**EXERCISE**
The records below must be copied in full, exactly as they read.

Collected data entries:
......
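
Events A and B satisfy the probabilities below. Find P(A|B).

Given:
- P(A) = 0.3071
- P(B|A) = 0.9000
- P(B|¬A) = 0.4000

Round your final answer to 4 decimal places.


Bayes' theorem: P(A|B) = P(B|A) × P(A) / P(B)

Step 1: Calculate P(B) using law of total probability
P(B) = P(B|A)P(A) + P(B|¬A)P(¬A)
     = 0.9000 × 0.3071 + 0.4000 × 0.6929
     = 0.27639000 + 0.27716000
     = 0.55355000

Step 2: Apply Bayes' theorem
P(A|B) = P(B|A) × P(A) / P(B)
       = 0.27639000 / 0.55355000
       = 0.4993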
......
**ANSWER BOX**
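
Events A and B satisfy the probabilities below. Find P(A|B).

Given:
- P(A) = 0.3071
- P(B|A) = 0.9000
- P(B|¬A) = 0.4000

Round your final answer to 4 decimal places.


Bayes' theorem: P(A|B) = P(B|A) × P(A) / P(B)

Step 1: Calculate P(B) using law of total probability
P(B) = P(B|A)P(A) + P(B|¬A)P(¬A)
     = 0.9000 × 0.3071 + 0.4000 × 0.6929
     = 0.27639000 + 0.27716000
     = 0.55355000

Step 2: Apply Bayes' theorem
P(A|B) = P(B|A) × P(A) / P(B)
       = 0.27639000 / 0.55355000
       = 0.4993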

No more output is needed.